### THE DATA ###
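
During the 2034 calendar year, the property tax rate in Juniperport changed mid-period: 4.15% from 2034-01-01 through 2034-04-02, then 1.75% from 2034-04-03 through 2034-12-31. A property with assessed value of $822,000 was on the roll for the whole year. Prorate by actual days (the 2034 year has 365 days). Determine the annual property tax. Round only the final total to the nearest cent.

$19,357.54

2034-01-01 to 2034-04-02: 92 days at 4.15% → $822,000 × 4.15% × 92/365 = $8,598.3452
2034-04-03 to 2034-12-31: 273 days at 1.75% → $822,000 × 1.75% × 273/365 = $10,759.1918
Total = $19,357.5370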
###
§ **TASK**: Write down every record shown above precisely.

§ **SOLUTION FOR THIS EXERCISE**:
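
During the 2034 calendar year, the property tax rate in Juniperport changed mid-period: 4.15% from 2034-01-01 through 2034-04-02, then 1.75% from 2034-04-03 through 2034-12-31. A property with assessed value of $822,000 was on the roll for the whole year. Prorate by actual days (the 2034 year has 365 days). Determine the annual property tax. Round only the final total to the nearest cent.

$19,357.54

2034-01-01 to 2034-04-02: 92 days at 4.15% → $822,000 × 4.15% × 92/365 = $8,598.3452
2034-04-03 to 2034-12-31: 273 days at 1.75% → $822,000 × 1.75% × 273/365 = $10,759.1918
Total = $19,357.5370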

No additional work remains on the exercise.